* _EXERCISE REQUIREMENTS_
In the records that follow, find each line containing "provided" and copy it.

[Stored data entries]
-*-*-
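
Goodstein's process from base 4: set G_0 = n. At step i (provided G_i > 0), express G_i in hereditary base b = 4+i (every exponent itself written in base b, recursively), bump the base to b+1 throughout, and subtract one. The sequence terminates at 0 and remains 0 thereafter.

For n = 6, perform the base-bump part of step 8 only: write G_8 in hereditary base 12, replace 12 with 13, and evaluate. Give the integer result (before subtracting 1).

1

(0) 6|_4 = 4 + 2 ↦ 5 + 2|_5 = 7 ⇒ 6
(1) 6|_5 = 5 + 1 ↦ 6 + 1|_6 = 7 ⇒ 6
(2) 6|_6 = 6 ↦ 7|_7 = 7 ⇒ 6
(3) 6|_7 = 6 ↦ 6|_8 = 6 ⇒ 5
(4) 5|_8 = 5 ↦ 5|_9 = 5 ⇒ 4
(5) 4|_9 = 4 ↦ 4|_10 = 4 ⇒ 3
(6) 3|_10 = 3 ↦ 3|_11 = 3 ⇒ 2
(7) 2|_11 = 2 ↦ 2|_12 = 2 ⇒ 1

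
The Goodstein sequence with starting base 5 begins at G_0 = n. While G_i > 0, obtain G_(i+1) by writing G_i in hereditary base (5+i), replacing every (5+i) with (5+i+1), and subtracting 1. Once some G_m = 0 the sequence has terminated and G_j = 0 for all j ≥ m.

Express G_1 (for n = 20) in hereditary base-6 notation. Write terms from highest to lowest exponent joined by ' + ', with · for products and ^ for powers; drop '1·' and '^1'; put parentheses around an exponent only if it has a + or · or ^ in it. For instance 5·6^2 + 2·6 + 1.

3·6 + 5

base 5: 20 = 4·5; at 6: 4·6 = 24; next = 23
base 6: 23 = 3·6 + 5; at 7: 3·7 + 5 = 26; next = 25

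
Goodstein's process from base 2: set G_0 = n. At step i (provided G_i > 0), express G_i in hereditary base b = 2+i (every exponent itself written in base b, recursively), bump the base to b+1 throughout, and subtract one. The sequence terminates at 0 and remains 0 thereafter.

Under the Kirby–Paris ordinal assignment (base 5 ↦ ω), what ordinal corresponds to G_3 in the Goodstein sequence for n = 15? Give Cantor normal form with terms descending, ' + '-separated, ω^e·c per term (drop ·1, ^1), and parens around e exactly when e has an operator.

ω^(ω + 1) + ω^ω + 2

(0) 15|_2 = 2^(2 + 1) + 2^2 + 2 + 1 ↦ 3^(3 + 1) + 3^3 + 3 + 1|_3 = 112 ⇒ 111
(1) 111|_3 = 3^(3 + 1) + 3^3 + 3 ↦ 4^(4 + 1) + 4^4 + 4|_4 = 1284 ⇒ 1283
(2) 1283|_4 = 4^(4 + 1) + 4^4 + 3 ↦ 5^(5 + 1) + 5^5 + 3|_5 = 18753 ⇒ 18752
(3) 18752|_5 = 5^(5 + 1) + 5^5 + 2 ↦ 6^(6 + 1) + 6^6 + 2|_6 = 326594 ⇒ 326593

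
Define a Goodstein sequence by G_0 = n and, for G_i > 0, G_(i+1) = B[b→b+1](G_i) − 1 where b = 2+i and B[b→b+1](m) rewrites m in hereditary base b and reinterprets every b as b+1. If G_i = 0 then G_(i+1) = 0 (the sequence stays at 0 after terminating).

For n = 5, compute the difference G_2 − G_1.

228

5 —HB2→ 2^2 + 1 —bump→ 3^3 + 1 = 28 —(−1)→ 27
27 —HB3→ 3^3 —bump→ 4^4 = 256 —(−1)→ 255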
-*-*-
* _YOUR RESPONSE_
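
Goodstein's process from base 4: set G_0 = n. At step i (provided G_i > 0), express G_i in hereditary base b = 4+i (every exponent itself written in base b, recursively), bump the base to b+1 throughout, and subtract one. The sequence terminates at 0 and remains 0 thereafter.
Goodstein's process from base 2: set G_0 = n. At step i (provided G_i > 0), express G_i in hereditary base b = 2+i (every exponent itself written in base b, recursively), bump the base to b+1 throughout, and subtract one. The sequence terminates at 0 and remains 0 thereafter.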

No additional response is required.